**Provided material**
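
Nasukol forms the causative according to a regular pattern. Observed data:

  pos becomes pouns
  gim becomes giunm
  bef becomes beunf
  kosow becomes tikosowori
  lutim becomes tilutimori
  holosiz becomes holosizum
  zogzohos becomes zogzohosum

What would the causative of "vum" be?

gim and lutim both end in -m yet inflect differently (giunm, tilutimori), so the final letter is not what conditions the rule; the number of vowels is.
"vum" has 1 vowel. The stems with 1 vowel (pos → pouns, gim → giunm, bef → beunf) insert -un- after the first vowel.
The other patterns: stems with 2 vowels add ti- … -ori around the stem; stems with 3 vowels add -um.
So vum → vuunm.

vuunm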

**Work required**
Go through the material and copy each line that contains "becomes".

**Task answer**
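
  pos becomes pouns
  gim becomes giunm
  bef becomes beunf
  kosow becomes tikosowori
  lutim becomes tilutimori
  holosiz becomes holosizum
  zogzohos becomes zogzohosum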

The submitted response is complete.